DATA PROVIDED ▸
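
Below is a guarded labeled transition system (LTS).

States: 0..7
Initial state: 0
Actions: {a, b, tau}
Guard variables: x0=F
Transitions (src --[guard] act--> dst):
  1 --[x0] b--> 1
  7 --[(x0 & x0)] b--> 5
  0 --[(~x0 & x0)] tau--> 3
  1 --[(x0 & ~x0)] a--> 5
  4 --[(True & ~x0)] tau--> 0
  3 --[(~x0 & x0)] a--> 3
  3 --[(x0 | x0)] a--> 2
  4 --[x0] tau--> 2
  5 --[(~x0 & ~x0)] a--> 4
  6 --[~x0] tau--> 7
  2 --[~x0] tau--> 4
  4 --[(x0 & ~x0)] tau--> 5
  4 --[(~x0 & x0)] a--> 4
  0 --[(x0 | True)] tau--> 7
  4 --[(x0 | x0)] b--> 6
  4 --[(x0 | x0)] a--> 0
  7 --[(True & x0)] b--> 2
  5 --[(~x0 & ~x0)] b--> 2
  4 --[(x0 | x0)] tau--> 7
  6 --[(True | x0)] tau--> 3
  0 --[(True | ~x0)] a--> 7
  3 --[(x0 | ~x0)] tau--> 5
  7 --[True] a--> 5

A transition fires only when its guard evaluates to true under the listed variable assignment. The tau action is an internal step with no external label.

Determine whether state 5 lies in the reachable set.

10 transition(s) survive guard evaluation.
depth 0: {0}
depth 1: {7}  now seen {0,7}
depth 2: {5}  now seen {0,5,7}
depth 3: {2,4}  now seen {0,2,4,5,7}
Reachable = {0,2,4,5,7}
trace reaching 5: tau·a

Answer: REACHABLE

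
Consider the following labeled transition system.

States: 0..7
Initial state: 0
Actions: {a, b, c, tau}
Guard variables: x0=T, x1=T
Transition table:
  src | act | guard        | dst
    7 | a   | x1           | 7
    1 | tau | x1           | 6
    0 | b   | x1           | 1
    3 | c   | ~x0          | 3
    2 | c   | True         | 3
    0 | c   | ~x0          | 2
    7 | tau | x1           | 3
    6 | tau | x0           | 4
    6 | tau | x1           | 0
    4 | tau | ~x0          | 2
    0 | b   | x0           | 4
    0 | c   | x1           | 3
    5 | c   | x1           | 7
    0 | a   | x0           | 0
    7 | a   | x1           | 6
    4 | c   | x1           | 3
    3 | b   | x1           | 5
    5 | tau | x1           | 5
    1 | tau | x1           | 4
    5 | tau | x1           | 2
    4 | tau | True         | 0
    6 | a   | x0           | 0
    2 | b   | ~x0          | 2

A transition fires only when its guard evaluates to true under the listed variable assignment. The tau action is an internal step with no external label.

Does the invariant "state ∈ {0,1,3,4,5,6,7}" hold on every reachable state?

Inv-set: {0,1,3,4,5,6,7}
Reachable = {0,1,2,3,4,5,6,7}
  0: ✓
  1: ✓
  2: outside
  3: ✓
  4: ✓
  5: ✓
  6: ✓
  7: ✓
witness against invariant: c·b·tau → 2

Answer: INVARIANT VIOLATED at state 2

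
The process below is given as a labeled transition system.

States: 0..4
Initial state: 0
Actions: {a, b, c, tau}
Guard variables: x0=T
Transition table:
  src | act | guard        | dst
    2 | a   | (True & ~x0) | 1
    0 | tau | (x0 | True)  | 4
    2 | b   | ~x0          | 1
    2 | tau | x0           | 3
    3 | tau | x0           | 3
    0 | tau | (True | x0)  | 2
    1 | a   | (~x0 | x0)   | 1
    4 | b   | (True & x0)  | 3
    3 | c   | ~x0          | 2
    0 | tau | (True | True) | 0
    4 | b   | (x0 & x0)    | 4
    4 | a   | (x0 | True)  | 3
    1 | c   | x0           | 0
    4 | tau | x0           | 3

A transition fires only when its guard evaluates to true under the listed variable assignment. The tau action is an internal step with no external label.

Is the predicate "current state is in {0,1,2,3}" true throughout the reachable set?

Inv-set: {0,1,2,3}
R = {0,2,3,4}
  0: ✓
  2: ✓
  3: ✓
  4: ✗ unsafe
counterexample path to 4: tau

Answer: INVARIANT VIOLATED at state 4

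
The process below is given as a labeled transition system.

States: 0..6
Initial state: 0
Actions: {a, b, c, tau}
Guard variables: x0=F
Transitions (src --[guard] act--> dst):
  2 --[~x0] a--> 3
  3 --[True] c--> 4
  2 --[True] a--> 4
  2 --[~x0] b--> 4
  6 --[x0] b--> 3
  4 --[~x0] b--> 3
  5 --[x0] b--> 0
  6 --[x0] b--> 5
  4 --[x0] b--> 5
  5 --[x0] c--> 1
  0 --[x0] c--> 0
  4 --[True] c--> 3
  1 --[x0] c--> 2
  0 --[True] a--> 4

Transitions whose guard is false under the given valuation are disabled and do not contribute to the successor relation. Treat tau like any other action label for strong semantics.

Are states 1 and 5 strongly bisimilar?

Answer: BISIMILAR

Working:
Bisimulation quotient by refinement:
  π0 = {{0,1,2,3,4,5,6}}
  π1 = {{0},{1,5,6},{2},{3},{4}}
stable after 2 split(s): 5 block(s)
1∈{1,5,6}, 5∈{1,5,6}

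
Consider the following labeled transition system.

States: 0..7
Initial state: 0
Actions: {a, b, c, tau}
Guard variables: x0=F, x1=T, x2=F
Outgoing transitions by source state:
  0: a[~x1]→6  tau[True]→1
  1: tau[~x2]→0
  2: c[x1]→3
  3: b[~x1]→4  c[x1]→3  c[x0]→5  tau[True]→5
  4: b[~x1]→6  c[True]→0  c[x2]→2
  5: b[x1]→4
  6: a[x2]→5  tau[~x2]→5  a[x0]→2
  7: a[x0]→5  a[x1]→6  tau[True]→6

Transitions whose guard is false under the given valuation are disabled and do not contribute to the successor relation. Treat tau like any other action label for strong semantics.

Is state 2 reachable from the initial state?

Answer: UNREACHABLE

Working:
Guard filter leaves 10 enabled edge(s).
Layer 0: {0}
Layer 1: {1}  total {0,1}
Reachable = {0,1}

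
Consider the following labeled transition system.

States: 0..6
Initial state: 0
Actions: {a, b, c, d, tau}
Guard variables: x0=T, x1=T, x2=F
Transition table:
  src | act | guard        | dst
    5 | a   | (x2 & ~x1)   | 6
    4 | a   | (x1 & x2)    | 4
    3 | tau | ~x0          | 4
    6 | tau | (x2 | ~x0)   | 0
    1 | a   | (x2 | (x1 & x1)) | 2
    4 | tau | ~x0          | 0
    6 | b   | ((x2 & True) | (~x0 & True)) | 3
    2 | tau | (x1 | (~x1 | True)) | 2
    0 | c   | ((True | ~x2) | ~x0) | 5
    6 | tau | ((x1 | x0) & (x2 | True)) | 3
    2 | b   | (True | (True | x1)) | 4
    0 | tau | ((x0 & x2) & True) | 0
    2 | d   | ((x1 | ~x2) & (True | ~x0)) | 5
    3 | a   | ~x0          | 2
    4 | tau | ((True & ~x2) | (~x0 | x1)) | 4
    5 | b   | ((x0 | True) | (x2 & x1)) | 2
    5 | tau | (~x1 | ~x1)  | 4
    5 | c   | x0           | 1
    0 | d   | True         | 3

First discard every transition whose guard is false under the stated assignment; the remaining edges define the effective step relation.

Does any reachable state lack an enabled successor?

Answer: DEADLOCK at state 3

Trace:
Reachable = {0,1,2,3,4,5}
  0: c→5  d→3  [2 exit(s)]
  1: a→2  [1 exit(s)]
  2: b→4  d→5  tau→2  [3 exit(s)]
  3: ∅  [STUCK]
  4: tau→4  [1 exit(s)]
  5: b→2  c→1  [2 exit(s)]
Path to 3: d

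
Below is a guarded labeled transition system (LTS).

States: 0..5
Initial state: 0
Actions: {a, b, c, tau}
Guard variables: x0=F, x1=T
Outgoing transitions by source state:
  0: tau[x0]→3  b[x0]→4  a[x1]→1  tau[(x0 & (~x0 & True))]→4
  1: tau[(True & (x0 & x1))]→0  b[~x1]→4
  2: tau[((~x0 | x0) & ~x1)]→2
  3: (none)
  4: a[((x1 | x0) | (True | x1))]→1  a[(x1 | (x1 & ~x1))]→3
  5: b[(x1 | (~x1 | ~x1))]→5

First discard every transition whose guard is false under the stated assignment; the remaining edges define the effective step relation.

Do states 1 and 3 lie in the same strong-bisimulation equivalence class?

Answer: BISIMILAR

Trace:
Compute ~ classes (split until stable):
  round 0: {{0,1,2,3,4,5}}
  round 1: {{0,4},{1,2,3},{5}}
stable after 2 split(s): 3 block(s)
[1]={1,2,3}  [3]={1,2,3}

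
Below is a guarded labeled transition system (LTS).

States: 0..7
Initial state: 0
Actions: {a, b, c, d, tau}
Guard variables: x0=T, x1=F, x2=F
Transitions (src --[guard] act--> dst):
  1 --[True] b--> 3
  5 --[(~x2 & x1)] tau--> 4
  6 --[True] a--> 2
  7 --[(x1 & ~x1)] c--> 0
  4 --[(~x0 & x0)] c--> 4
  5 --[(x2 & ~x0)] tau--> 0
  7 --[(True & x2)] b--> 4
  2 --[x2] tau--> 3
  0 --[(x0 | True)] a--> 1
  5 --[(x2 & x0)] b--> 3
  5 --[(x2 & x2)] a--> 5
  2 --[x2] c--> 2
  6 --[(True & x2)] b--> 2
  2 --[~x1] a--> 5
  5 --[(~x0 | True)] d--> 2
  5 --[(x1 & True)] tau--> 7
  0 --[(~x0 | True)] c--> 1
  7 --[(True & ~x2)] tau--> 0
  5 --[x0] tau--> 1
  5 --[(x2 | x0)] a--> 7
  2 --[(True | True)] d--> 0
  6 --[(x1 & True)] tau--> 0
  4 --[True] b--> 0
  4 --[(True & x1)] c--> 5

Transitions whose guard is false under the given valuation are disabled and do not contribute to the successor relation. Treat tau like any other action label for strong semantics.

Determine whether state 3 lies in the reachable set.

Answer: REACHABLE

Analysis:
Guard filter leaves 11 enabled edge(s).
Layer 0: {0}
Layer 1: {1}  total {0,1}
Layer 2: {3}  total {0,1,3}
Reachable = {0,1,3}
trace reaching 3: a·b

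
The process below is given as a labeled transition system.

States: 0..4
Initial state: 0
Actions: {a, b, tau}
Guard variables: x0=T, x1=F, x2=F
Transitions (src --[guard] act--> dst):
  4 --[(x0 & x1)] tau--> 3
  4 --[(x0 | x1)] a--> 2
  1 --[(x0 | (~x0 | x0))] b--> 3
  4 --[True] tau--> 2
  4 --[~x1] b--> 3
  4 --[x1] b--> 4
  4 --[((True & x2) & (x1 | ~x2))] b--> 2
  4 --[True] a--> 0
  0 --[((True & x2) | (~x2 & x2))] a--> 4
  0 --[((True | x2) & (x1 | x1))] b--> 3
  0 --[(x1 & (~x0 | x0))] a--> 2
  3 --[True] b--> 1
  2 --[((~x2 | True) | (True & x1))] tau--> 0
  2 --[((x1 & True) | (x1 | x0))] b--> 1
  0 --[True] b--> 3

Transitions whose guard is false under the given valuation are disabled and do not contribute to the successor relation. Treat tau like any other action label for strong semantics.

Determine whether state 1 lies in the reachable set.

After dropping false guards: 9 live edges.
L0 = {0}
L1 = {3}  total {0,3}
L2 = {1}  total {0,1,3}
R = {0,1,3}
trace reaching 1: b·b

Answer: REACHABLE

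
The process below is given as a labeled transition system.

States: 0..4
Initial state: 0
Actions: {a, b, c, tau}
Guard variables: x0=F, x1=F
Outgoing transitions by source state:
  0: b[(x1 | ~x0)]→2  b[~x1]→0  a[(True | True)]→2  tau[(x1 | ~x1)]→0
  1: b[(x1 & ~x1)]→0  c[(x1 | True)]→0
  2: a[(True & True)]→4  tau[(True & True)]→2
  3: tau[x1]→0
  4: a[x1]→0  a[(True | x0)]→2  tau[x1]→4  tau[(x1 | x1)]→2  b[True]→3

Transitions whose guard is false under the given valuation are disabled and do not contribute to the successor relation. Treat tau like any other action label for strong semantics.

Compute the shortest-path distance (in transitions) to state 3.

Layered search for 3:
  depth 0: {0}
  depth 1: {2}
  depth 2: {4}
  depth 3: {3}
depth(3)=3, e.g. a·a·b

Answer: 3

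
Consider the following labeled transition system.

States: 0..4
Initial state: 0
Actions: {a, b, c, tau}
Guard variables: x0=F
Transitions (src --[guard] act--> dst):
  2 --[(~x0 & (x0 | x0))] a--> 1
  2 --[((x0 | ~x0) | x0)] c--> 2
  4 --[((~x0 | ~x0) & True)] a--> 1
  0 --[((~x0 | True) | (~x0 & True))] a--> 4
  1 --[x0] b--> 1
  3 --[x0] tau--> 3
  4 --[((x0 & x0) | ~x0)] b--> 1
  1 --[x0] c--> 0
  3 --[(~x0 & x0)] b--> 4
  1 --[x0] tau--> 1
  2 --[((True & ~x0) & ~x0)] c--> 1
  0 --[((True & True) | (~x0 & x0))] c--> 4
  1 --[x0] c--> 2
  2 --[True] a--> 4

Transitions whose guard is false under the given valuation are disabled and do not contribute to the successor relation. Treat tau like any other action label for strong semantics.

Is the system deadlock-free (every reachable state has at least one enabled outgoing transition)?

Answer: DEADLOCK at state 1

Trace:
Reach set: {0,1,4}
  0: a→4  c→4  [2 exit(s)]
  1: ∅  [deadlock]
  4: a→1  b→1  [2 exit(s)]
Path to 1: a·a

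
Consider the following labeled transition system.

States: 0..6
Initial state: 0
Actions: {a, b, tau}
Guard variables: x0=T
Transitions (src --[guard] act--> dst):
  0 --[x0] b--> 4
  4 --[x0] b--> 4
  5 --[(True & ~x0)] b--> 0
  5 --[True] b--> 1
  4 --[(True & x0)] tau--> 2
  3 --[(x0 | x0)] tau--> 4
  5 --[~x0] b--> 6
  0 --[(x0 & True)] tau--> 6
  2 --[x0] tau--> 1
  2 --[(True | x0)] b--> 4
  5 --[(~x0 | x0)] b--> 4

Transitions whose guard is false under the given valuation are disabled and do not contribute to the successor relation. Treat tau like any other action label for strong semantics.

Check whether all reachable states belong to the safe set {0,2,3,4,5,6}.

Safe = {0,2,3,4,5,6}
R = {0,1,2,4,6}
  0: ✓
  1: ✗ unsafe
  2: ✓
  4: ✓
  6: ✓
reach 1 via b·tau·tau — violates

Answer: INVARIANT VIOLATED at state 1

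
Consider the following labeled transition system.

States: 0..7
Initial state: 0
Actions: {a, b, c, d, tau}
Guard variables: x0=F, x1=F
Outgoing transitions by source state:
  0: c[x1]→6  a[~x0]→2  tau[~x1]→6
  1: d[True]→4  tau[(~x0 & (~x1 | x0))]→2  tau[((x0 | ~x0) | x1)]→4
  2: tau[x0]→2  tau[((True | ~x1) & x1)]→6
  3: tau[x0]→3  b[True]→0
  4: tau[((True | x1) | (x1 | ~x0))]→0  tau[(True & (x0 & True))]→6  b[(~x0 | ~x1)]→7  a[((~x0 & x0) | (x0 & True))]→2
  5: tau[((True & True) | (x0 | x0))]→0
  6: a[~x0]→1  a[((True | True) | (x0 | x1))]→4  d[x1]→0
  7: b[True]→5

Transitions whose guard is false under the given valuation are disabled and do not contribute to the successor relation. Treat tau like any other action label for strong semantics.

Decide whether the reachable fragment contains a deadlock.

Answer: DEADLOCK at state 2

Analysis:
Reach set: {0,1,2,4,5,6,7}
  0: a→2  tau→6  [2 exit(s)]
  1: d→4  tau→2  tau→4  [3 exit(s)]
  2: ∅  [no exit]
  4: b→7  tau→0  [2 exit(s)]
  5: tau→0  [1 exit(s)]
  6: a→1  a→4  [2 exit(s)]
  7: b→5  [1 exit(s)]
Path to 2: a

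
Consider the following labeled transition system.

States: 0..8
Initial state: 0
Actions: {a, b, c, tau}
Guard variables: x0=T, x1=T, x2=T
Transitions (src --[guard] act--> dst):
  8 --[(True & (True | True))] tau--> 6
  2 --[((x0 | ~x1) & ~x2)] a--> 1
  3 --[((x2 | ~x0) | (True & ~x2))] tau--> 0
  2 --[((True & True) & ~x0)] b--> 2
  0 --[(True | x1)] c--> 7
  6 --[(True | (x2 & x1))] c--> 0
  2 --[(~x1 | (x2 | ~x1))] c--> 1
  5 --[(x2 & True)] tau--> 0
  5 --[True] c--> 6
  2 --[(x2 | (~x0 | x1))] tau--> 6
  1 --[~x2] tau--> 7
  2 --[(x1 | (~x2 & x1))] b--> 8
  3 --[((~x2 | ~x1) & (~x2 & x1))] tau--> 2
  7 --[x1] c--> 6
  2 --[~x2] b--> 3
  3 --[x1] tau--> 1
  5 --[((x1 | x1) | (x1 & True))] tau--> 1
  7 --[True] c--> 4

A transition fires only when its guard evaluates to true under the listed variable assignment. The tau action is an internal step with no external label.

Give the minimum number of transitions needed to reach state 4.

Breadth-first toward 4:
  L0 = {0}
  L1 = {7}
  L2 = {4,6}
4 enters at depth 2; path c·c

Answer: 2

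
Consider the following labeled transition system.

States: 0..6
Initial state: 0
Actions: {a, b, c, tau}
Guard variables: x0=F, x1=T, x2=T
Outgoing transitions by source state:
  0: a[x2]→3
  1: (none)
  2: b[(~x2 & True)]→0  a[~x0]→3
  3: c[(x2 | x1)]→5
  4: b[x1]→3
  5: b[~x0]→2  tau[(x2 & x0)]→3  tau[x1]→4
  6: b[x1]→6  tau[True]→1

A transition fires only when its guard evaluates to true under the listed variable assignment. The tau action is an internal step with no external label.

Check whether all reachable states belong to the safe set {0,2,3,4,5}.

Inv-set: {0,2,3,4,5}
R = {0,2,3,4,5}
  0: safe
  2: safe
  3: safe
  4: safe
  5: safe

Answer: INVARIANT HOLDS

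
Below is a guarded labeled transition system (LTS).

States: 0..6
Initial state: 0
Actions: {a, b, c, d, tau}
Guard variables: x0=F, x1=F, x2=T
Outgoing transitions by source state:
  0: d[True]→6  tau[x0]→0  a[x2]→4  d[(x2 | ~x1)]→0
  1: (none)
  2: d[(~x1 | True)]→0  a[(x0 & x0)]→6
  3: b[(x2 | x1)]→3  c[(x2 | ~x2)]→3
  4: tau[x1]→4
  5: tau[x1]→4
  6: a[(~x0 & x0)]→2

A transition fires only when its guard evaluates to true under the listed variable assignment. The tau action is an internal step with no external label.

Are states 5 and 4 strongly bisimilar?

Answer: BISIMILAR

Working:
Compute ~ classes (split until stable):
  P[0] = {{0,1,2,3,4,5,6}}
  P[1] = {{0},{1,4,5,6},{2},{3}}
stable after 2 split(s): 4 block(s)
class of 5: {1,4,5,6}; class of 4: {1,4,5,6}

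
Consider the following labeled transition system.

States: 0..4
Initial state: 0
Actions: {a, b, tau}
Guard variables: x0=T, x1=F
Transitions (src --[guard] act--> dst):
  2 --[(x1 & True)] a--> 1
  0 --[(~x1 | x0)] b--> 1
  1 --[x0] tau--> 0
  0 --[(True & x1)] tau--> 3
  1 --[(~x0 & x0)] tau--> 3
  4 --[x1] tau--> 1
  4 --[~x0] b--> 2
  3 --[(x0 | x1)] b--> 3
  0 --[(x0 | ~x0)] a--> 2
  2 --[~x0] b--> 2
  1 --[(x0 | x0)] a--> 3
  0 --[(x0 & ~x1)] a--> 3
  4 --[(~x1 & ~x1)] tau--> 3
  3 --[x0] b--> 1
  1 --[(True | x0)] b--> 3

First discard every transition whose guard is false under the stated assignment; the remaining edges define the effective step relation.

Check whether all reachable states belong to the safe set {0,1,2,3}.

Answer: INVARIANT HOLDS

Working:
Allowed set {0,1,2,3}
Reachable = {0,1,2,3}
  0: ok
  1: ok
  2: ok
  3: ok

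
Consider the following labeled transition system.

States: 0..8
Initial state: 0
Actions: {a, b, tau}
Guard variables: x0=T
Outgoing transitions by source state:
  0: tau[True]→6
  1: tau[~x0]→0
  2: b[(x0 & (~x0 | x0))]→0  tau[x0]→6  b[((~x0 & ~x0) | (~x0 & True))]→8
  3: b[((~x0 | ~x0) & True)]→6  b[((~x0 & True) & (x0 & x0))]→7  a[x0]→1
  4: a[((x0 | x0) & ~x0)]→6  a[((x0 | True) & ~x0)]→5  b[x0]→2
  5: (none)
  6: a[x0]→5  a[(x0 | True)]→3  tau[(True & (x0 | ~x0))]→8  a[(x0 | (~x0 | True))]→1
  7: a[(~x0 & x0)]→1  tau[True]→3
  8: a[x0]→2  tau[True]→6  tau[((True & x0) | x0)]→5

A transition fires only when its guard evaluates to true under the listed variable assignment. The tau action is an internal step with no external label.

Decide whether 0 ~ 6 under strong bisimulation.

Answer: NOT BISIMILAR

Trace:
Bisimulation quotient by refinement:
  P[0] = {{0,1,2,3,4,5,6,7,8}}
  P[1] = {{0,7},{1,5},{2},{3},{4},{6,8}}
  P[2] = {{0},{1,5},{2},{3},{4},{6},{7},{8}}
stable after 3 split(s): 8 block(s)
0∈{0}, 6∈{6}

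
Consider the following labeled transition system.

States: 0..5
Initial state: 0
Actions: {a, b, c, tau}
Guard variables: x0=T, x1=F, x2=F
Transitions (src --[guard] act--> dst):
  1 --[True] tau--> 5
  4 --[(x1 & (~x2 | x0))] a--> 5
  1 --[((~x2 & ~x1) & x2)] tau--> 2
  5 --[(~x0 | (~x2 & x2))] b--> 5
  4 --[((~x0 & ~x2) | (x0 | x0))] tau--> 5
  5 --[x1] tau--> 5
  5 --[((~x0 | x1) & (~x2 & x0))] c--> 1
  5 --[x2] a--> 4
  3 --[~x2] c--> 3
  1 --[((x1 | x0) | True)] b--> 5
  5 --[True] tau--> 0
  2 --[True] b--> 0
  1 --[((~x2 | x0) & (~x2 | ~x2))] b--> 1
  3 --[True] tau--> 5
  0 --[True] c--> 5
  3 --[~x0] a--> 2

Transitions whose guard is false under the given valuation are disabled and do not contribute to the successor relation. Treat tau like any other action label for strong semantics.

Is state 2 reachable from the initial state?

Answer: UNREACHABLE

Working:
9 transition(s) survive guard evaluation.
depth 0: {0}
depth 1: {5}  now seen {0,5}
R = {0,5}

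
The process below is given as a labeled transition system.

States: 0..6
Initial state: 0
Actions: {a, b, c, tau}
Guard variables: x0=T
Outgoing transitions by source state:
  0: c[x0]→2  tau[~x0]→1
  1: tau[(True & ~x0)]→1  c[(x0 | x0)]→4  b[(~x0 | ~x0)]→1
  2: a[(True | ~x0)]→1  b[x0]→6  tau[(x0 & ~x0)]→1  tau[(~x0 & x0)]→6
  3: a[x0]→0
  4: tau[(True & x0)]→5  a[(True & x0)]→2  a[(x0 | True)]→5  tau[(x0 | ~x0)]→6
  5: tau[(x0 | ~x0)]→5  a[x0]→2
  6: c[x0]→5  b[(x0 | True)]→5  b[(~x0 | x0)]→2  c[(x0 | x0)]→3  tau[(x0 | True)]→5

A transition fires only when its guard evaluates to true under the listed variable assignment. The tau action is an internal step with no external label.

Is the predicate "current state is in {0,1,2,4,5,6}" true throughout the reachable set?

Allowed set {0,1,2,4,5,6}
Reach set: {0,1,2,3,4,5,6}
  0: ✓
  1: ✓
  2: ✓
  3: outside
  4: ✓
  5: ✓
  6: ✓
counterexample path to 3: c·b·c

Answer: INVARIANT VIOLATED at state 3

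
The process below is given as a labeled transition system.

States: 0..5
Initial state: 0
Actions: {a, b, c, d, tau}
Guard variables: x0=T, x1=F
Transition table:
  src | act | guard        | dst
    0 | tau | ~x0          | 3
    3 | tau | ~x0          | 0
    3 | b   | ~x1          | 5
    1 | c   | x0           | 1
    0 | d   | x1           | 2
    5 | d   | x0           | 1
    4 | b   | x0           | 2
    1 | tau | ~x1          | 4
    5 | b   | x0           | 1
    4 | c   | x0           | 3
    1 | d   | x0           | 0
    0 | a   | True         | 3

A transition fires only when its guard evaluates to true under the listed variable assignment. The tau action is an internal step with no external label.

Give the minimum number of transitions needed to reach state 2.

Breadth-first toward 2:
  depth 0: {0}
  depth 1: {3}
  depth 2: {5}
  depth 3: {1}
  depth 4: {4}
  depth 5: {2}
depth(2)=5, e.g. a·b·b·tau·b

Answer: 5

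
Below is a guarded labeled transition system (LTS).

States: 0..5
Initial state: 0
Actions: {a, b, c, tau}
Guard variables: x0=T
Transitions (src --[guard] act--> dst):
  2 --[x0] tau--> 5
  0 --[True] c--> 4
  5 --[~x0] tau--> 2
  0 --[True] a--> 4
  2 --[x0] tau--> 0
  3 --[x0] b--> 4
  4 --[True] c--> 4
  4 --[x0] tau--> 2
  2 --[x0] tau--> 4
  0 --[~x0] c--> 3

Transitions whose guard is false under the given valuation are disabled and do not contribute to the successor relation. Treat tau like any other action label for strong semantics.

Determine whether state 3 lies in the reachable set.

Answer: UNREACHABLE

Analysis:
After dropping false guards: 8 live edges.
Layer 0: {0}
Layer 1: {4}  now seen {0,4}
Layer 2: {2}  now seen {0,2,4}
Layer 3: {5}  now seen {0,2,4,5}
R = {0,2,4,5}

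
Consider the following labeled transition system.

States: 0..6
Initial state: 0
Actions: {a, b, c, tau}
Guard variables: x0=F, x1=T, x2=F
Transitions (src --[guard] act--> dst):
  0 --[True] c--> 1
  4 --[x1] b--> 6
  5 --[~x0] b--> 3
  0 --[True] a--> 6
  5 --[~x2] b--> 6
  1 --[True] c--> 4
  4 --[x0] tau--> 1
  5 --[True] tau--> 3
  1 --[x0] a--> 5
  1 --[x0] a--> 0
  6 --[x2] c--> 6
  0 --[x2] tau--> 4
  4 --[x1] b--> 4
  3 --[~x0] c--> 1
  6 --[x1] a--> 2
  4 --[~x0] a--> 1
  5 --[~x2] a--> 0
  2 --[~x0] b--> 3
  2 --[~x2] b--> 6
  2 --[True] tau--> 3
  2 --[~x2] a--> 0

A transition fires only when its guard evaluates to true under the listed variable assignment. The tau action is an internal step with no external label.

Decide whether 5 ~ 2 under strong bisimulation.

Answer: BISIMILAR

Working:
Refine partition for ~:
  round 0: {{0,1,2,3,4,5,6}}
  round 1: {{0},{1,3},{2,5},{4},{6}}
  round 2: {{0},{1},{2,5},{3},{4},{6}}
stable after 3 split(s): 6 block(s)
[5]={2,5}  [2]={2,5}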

EXERCISE INSTRUCTIONS ▸
Give the exact lines, and only those, from the line containing "4 | tau | True" through the line containing "2 | tau | x0" in the entries above.

ANSWER TO THIS TASK ▸
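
    4 | tau | True         | 0
    6 | a   | x0           | 0
    2 | b   | ~x0          | 2

A transition fires only when its guard evaluates to true under the listed variable assignment. The tau action is an internal step with no external label.

Does the invariant "state ∈ {0,1,3,4,5,6,7}" hold on every reachable state?

Inv-set: {0,1,3,4,5,6,7}
Reachable = {0,1,2,3,4,5,6,7}
  0: ✓
  1: ✓
  2: outside
  3: ✓
  4: ✓
  5: ✓
  6: ✓
  7: ✓
witness against invariant: c·b·tau → 2

Answer: INVARIANT VIOLATED at state 2

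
The process below is given as a labeled transition system.

States: 0..4
Initial state: 0
Actions: {a, b, c, tau}
Guard variables: x0=T
Transition table:
  src | act | guard        | dst
    2 | a   | (True & ~x0) | 1
    0 | tau | (x0 | True)  | 4
    2 | b   | ~x0          | 1
    2 | tau | x0           | 3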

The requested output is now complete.